▶ **What you have to do**: A complete copy of the entries, exactly as written, is the expected result.

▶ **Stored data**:
☆ ☆ ☆ ☆ ☆ ☆ ☆

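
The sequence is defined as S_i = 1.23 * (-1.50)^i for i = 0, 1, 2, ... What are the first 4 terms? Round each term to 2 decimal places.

This is a geometric sequence.
i=0: S_0 = 1.23 * (-1.5)^0 = 1.23
i=1: S_1 = 1.23 * (-1.5)^1 ≈ -1.85
i=2: S_2 = 1.23 * (-1.5)^2 ≈ 2.77
i=3: S_3 = 1.23 * (-1.5)^3 ≈ -4.15
The first 4 terms are: [1.23, -1.85, 2.77, -4.15]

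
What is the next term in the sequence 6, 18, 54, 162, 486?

Ratios: 18 / 6 = 3.0
This is a geometric sequence with common ratio r = 3.
Next term = 486 * 3 = 1458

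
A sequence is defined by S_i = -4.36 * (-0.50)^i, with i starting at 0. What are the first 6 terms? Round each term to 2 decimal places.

This is a geometric sequence.
i=0: S_0 = -4.36 * (-0.5)^0 = -4.36
i=1: S_1 = -4.36 * (-0.5)^1 = 2.18
i=2: S_2 = -4.36 * (-0.5)^2 = -1.09
i=3: S_3 = -4.36 * (-0.5)^3 ≈ 0.55
i=4: S_4 = -4.36 * (-0.5)^4 ≈ -0.27
i=5: S_5 = -4.36 * (-0.5)^5 ≈ 0.14
The first 6 terms are: [-4.36, 2.18, -1.09, 0.55, -0.27, 0.14]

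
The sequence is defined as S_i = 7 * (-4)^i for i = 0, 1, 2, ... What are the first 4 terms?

This is a geometric sequence.
i=0: S_0 = 7 * (-4)^0 = 7
i=1: S_1 = 7 * (-4)^1 = -28
i=2: S_2 = 7 * (-4)^2 = 112
i=3: S_3 = 7 * (-4)^3 = -448
The first 4 terms are: [7, -28, 112, -448]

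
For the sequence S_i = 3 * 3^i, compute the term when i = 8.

S_8 = 3 * 3^8 = 3 * 6561 = 19683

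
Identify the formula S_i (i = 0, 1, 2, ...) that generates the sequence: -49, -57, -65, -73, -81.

Check differences: -57 - -49 = -8
-65 - -57 = -8
Common difference d = -8.
First term a = -49.
Formula: S_i = -49 - 8*i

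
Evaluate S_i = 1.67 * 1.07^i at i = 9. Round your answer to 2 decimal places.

S_9 = 1.67 * 1.07^9 ≈ 1.67 * 1.8385 ≈ 3.07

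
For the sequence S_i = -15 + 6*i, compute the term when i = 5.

S_5 = -15 + 6*5 = -15 + 30 = 15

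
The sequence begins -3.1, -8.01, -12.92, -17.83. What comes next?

Differences: -8.01 - -3.1 = -4.91
This is an arithmetic sequence with common difference d = -4.91.
Next term = -17.83 + -4.91 = -22.74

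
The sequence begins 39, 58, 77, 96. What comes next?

Differences: 58 - 39 = 19
This is an arithmetic sequence with common difference d = 19.
Next term = 96 + 19 = 115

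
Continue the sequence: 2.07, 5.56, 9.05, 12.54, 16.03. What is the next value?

Differences: 5.56 - 2.07 = 3.49
This is an arithmetic sequence with common difference d = 3.49.
Next term = 16.03 + 3.49 = 19.52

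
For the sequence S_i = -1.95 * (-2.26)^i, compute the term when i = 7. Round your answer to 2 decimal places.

S_7 = -1.95 * (-2.26)^7 ≈ -1.95 * -301.1335 ≈ 587.21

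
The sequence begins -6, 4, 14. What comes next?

Differences: 4 - -6 = 10
This is an arithmetic sequence with common difference d = 10.
Next term = 14 + 10 = 24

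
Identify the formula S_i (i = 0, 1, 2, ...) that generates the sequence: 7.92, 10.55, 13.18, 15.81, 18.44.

Check differences: 10.55 - 7.92 = 2.63
13.18 - 10.55 = 2.63
Common difference d = 2.63.
First term a = 7.92.
Formula: S_i = 7.92 + 2.63*i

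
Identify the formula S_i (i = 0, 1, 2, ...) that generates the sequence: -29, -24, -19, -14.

Check differences: -24 - -29 = 5
-19 - -24 = 5
Common difference d = 5.
First term a = -29.
Formula: S_i = -29 + 5*i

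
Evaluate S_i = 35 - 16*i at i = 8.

S_8 = 35 + -16*8 = 35 + -128 = -93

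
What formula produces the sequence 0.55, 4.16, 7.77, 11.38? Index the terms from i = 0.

Check differences: 4.16 - 0.55 = 3.61
7.77 - 4.16 = 3.61
Common difference d = 3.61.
First term a = 0.55.
Formula: S_i = 0.55 + 3.61*i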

☆ ☆ ☆ ☆ ☆ ☆ ☆

▶ **Your solution**:
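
The sequence is defined as S_i = 1.23 * (-1.50)^i for i = 0, 1, 2, ... What are the first 4 terms? Round each term to 2 decimal places.

This is a geometric sequence.
i=0: S_0 = 1.23 * (-1.5)^0 = 1.23
i=1: S_1 = 1.23 * (-1.5)^1 ≈ -1.85
i=2: S_2 = 1.23 * (-1.5)^2 ≈ 2.77
i=3: S_3 = 1.23 * (-1.5)^3 ≈ -4.15
The first 4 terms are: [1.23, -1.85, 2.77, -4.15]

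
What is the next term in the sequence 6, 18, 54, 162, 486?

Ratios: 18 / 6 = 3.0
This is a geometric sequence with common ratio r = 3.
Next term = 486 * 3 = 1458

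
A sequence is defined by S_i = -4.36 * (-0.50)^i, with i starting at 0. What are the first 6 terms? Round each term to 2 decimal places.

This is a geometric sequence.
i=0: S_0 = -4.36 * (-0.5)^0 = -4.36
i=1: S_1 = -4.36 * (-0.5)^1 = 2.18
i=2: S_2 = -4.36 * (-0.5)^2 = -1.09
i=3: S_3 = -4.36 * (-0.5)^3 ≈ 0.55
i=4: S_4 = -4.36 * (-0.5)^4 ≈ -0.27
i=5: S_5 = -4.36 * (-0.5)^5 ≈ 0.14
The first 6 terms are: [-4.36, 2.18, -1.09, 0.55, -0.27, 0.14]

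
The sequence is defined as S_i = 7 * (-4)^i for i = 0, 1, 2, ... What are the first 4 terms?

This is a geometric sequence.
i=0: S_0 = 7 * (-4)^0 = 7
i=1: S_1 = 7 * (-4)^1 = -28
i=2: S_2 = 7 * (-4)^2 = 112
i=3: S_3 = 7 * (-4)^3 = -448
The first 4 terms are: [7, -28, 112, -448]

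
For the sequence S_i = 3 * 3^i, compute the term when i = 8.

S_8 = 3 * 3^8 = 3 * 6561 = 19683

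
Identify the formula S_i (i = 0, 1, 2, ...) that generates the sequence: -49, -57, -65, -73, -81.

Check differences: -57 - -49 = -8
-65 - -57 = -8
Common difference d = -8.
First term a = -49.
Formula: S_i = -49 - 8*i

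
Evaluate S_i = 1.67 * 1.07^i at i = 9. Round your answer to 2 decimal places.

S_9 = 1.67 * 1.07^9 ≈ 1.67 * 1.8385 ≈ 3.07

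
For the sequence S_i = -15 + 6*i, compute the term when i = 5.

S_5 = -15 + 6*5 = -15 + 30 = 15

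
The sequence begins -3.1, -8.01, -12.92, -17.83. What comes next?

Differences: -8.01 - -3.1 = -4.91
This is an arithmetic sequence with common difference d = -4.91.
Next term = -17.83 + -4.91 = -22.74

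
The sequence begins 39, 58, 77, 96. What comes next?

Differences: 58 - 39 = 19
This is an arithmetic sequence with common difference d = 19.
Next term = 96 + 19 = 115

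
Continue the sequence: 2.07, 5.56, 9.05, 12.54, 16.03. What is the next value?

Differences: 5.56 - 2.07 = 3.49
This is an arithmetic sequence with common difference d = 3.49.
Next term = 16.03 + 3.49 = 19.52

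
For the sequence S_i = -1.95 * (-2.26)^i, compute the term when i = 7. Round your answer to 2 decimal places.

S_7 = -1.95 * (-2.26)^7 ≈ -1.95 * -301.1335 ≈ 587.21

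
The sequence begins -6, 4, 14. What comes next?

Differences: 4 - -6 = 10
This is an arithmetic sequence with common difference d = 10.
Next term = 14 + 10 = 24

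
Identify the formula S_i (i = 0, 1, 2, ...) that generates the sequence: 7.92, 10.55, 13.18, 15.81, 18.44.

Check differences: 10.55 - 7.92 = 2.63
13.18 - 10.55 = 2.63
Common difference d = 2.63.
First term a = 7.92.
Formula: S_i = 7.92 + 2.63*i

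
Identify the formula S_i (i = 0, 1, 2, ...) that generates the sequence: -29, -24, -19, -14.

Check differences: -24 - -29 = 5
-19 - -24 = 5
Common difference d = 5.
First term a = -29.
Formula: S_i = -29 + 5*i

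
Evaluate S_i = 35 - 16*i at i = 8.

S_8 = 35 + -16*8 = 35 + -128 = -93

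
What formula produces the sequence 0.55, 4.16, 7.77, 11.38? Index the terms from i = 0.

Check differences: 4.16 - 0.55 = 3.61
7.77 - 4.16 = 3.61
Common difference d = 3.61.
First term a = 0.55.
Formula: S_i = 0.55 + 3.61*i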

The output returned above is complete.